= Extracted data =
• • • •

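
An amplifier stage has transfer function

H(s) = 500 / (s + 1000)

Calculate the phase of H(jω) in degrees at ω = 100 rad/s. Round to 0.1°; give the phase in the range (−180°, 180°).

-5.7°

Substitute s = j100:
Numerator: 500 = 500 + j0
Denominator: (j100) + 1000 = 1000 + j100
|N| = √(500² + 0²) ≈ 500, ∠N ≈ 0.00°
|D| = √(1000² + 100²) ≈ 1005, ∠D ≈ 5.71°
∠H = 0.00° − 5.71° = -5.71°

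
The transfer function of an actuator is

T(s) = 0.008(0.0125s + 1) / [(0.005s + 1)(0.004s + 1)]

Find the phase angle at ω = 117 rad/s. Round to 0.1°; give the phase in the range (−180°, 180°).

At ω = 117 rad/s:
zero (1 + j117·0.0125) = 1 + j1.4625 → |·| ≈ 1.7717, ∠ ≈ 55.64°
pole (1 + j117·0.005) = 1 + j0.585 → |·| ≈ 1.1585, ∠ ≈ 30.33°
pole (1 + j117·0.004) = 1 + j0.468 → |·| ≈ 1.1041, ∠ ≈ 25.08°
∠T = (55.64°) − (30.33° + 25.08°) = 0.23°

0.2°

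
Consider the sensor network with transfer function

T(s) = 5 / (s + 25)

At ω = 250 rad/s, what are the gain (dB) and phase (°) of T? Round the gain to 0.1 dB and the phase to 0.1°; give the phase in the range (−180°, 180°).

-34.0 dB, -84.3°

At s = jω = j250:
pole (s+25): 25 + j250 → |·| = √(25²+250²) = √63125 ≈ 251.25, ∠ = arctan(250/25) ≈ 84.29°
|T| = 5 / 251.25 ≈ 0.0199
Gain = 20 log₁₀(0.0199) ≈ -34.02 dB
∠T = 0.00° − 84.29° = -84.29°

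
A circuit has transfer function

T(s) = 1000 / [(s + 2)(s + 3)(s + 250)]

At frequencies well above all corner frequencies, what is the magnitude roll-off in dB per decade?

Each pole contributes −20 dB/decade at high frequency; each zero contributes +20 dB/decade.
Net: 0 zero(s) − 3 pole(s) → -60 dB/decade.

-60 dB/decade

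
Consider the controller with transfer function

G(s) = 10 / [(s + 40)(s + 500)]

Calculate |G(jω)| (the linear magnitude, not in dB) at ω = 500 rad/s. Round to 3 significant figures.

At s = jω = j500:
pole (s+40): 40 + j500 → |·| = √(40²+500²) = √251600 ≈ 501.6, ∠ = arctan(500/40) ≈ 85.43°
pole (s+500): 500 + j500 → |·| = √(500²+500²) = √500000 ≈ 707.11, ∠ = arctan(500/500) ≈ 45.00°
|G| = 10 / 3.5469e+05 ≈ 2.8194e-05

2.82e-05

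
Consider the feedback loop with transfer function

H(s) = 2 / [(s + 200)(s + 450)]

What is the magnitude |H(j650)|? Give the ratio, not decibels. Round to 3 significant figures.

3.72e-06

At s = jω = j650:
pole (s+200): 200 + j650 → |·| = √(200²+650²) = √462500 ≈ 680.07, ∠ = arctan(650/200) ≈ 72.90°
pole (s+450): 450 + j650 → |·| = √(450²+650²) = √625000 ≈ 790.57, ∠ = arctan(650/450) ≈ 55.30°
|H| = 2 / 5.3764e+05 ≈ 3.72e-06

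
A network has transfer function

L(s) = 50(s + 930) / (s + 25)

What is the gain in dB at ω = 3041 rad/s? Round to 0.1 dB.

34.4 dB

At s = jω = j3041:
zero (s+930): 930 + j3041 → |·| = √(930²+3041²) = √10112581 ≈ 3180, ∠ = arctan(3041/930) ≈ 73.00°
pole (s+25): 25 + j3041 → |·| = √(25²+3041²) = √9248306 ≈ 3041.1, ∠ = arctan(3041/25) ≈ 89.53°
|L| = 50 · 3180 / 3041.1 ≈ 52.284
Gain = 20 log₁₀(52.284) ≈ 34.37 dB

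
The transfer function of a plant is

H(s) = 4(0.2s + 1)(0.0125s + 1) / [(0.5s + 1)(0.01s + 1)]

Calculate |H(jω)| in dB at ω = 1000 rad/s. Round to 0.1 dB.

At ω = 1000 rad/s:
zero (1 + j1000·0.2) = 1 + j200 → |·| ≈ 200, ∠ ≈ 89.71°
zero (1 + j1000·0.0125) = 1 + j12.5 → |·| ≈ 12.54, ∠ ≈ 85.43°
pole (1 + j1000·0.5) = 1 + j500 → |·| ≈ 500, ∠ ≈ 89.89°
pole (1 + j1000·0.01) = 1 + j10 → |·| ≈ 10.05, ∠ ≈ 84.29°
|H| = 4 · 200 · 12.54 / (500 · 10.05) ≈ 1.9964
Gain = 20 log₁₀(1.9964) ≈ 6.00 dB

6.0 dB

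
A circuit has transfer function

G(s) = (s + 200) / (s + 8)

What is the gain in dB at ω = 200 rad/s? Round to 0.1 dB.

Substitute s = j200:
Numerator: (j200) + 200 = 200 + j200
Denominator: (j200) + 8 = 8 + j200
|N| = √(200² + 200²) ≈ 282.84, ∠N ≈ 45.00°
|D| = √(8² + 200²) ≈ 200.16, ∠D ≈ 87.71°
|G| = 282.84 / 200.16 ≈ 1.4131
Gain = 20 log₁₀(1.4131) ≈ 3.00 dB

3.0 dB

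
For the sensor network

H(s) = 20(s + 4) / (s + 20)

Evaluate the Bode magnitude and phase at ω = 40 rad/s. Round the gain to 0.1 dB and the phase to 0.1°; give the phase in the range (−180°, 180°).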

• • • •

= Activity =
All lines from the one containing "Consider the feedback" through the last line of the data must be set down exactly. No other lines belong in the answer.

= Solution for this problem =
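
Consider the feedback loop with transfer function

H(s) = 2 / [(s + 200)(s + 450)]

What is the magnitude |H(j650)|? Give the ratio, not decibels. Round to 3 significant figures.

3.72e-06

At s = jω = j650:
pole (s+200): 200 + j650 → |·| = √(200²+650²) = √462500 ≈ 680.07, ∠ = arctan(650/200) ≈ 72.90°
pole (s+450): 450 + j650 → |·| = √(450²+650²) = √625000 ≈ 790.57, ∠ = arctan(650/450) ≈ 55.30°
|H| = 2 / 5.3764e+05 ≈ 3.72e-06

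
A network has transfer function

L(s) = 50(s + 930) / (s + 25)

What is the gain in dB at ω = 3041 rad/s? Round to 0.1 dB.

34.4 dB

At s = jω = j3041:
zero (s+930): 930 + j3041 → |·| = √(930²+3041²) = √10112581 ≈ 3180, ∠ = arctan(3041/930) ≈ 73.00°
pole (s+25): 25 + j3041 → |·| = √(25²+3041²) = √9248306 ≈ 3041.1, ∠ = arctan(3041/25) ≈ 89.53°
|L| = 50 · 3180 / 3041.1 ≈ 52.284
Gain = 20 log₁₀(52.284) ≈ 34.37 dB

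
The transfer function of a plant is

H(s) = 4(0.2s + 1)(0.0125s + 1) / [(0.5s + 1)(0.01s + 1)]

Calculate |H(jω)| in dB at ω = 1000 rad/s. Round to 0.1 dB.

At ω = 1000 rad/s:
zero (1 + j1000·0.2) = 1 + j200 → |·| ≈ 200, ∠ ≈ 89.71°
zero (1 + j1000·0.0125) = 1 + j12.5 → |·| ≈ 12.54, ∠ ≈ 85.43°
pole (1 + j1000·0.5) = 1 + j500 → |·| ≈ 500, ∠ ≈ 89.89°
pole (1 + j1000·0.01) = 1 + j10 → |·| ≈ 10.05, ∠ ≈ 84.29°
|H| = 4 · 200 · 12.54 / (500 · 10.05) ≈ 1.9964
Gain = 20 log₁₀(1.9964) ≈ 6.00 dB

6.0 dB

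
A circuit has transfer function

G(s) = (s + 200) / (s + 8)

What is the gain in dB at ω = 200 rad/s? Round to 0.1 dB.

Substitute s = j200:
Numerator: (j200) + 200 = 200 + j200
Denominator: (j200) + 8 = 8 + j200
|N| = √(200² + 200²) ≈ 282.84, ∠N ≈ 45.00°
|D| = √(8² + 200²) ≈ 200.16, ∠D ≈ 87.71°
|G| = 282.84 / 200.16 ≈ 1.4131
Gain = 20 log₁₀(1.4131) ≈ 3.00 dB

3.0 dB

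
For the sensor network

H(s) = 20(s + 4) / (s + 20)

Evaluate the Bode magnitude and phase at ω = 40 rad/s. Round the gain to 0.1 dB and the phase to 0.1°; give the phase in the range (−180°, 180°).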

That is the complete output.